[Saved entries]
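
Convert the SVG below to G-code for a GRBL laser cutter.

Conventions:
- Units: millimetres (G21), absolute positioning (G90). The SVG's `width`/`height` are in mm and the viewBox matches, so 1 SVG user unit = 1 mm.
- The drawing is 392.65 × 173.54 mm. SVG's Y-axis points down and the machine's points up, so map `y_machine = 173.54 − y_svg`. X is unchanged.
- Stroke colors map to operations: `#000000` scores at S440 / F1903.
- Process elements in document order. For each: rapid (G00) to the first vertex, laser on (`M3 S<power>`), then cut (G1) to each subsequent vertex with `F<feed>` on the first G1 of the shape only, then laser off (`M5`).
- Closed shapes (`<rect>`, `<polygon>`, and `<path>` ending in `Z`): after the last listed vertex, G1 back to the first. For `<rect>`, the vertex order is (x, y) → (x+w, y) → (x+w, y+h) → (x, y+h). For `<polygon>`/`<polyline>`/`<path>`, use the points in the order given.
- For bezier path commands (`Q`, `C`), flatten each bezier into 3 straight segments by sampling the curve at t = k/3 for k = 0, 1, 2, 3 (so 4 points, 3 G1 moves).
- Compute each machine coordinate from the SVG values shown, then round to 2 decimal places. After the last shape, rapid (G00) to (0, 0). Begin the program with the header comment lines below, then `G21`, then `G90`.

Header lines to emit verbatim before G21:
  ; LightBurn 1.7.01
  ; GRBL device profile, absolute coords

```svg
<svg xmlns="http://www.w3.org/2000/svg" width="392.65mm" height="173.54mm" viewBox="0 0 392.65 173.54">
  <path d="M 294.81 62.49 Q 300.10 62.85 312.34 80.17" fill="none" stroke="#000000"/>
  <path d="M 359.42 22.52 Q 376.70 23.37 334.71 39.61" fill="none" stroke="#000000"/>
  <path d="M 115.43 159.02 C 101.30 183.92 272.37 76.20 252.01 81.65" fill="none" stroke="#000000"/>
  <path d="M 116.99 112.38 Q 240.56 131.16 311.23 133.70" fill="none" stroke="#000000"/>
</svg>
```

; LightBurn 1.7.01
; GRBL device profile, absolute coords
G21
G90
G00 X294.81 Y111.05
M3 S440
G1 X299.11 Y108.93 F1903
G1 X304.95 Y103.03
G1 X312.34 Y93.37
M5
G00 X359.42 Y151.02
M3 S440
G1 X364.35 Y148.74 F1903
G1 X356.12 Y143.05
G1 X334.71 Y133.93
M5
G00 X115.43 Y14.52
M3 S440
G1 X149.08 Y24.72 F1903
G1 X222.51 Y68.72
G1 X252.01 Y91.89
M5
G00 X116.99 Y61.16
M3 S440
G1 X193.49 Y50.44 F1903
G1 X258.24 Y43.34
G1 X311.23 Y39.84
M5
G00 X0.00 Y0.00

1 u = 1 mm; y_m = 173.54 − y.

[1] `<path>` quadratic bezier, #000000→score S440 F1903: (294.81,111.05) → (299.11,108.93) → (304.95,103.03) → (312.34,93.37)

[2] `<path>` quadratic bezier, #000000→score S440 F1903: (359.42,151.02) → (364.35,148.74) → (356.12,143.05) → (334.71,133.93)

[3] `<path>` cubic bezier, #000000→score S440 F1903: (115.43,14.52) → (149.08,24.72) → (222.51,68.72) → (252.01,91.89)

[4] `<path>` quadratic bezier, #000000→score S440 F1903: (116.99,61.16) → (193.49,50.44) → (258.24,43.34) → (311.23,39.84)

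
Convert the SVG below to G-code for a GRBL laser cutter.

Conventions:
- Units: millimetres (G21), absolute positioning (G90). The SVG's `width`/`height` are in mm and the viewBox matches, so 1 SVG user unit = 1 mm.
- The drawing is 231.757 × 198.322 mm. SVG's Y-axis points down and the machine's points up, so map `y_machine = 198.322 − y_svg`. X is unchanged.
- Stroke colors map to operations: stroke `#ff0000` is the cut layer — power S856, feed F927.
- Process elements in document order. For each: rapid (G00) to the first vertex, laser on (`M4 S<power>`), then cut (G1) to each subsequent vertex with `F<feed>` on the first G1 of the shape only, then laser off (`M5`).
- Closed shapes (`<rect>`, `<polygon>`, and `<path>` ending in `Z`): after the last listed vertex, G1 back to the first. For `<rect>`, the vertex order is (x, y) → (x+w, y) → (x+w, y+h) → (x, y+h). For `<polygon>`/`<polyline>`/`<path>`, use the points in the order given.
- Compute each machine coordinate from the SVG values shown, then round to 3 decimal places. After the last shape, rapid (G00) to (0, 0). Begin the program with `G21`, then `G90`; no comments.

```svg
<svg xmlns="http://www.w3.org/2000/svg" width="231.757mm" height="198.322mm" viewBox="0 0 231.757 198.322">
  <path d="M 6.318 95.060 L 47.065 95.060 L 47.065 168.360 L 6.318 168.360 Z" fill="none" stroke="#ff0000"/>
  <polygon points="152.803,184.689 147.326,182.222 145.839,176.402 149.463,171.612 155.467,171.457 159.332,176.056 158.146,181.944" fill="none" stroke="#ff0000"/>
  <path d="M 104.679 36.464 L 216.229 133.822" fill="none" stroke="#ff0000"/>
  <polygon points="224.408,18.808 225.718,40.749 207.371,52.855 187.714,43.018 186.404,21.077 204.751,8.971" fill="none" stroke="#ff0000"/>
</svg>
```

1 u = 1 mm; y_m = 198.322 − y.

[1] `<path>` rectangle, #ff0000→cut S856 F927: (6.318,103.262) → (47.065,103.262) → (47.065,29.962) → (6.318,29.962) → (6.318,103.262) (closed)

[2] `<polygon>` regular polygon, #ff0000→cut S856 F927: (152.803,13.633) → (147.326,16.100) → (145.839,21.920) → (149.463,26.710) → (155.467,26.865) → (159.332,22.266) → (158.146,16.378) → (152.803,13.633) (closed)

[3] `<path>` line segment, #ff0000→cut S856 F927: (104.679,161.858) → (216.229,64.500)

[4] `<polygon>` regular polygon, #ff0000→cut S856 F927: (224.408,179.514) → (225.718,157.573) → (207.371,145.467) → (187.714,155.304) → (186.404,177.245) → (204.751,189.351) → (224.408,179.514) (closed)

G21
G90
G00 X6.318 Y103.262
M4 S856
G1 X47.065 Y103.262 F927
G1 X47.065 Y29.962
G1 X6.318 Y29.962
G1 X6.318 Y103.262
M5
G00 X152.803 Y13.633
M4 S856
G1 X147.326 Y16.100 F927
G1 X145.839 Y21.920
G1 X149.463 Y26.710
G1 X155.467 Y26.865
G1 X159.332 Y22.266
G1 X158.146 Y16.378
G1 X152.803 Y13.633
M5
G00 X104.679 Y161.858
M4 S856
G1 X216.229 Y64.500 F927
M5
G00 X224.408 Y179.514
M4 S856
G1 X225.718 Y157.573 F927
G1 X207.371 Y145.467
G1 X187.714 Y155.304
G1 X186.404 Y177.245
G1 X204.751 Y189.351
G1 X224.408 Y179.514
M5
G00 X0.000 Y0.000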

Try it: In the entries above, find every line with the word "only" and list it.

Answer space:
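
- Process elements in document order. For each: rapid (G00) to the first vertex, laser on (`M3 S<power>`), then cut (G1) to each subsequent vertex with `F<feed>` on the first G1 of the shape only, then laser off (`M5`).
- Process elements in document order. For each: rapid (G00) to the first vertex, laser on (`M4 S<power>`), then cut (G1) to each subsequent vertex with `F<feed>` on the first G1 of the shape only, then laser off (`M5`).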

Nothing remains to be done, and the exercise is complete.